(The problem): Copy the full listing exactly, word for word.

(Data to examine):
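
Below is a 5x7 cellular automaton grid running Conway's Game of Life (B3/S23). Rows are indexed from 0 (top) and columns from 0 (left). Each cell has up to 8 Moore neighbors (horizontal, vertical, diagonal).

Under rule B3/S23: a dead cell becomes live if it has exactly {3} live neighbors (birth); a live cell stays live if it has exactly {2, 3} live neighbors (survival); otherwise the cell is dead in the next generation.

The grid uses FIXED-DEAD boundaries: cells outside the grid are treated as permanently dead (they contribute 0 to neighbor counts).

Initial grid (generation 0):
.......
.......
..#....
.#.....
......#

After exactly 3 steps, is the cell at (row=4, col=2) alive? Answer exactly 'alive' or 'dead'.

Simulating step by step:
Generation 0 (given above): 3 live cells
Generation 1: 0 live cells
.......
.......
.......
.......
.......
Generation 2: 0 live cells
.......
.......
.......
.......
.......
Generation 3: 0 live cells
.......
.......
.......
.......
.......

Cell (4,2) at generation 3: 0 -> dead

Answer: dead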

(Exercise result):
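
Below is a 5x7 cellular automaton grid running Conway's Game of Life (B3/S23). Rows are indexed from 0 (top) and columns from 0 (left). Each cell has up to 8 Moore neighbors (horizontal, vertical, diagonal).

Under rule B3/S23: a dead cell becomes live if it has exactly {3} live neighbors (birth); a live cell stays live if it has exactly {2, 3} live neighbors (survival); otherwise the cell is dead in the next generation.

The grid uses FIXED-DEAD boundaries: cells outside the grid are treated as permanently dead (they contribute 0 to neighbor counts).

Initial grid (generation 0):
.......
.......
..#....
.#.....
......#

After exactly 3 steps, is the cell at (row=4, col=2) alive? Answer exactly 'alive' or 'dead'.

Simulating step by step:
Generation 0 (given above): 3 live cells
Generation 1: 0 live cells
.......
.......
.......
.......
.......
Generation 2: 0 live cells
.......
.......
.......
.......
.......
Generation 3: 0 live cells
.......
.......
.......
.......
.......

Cell (4,2) at generation 3: 0 -> dead

Answer: dead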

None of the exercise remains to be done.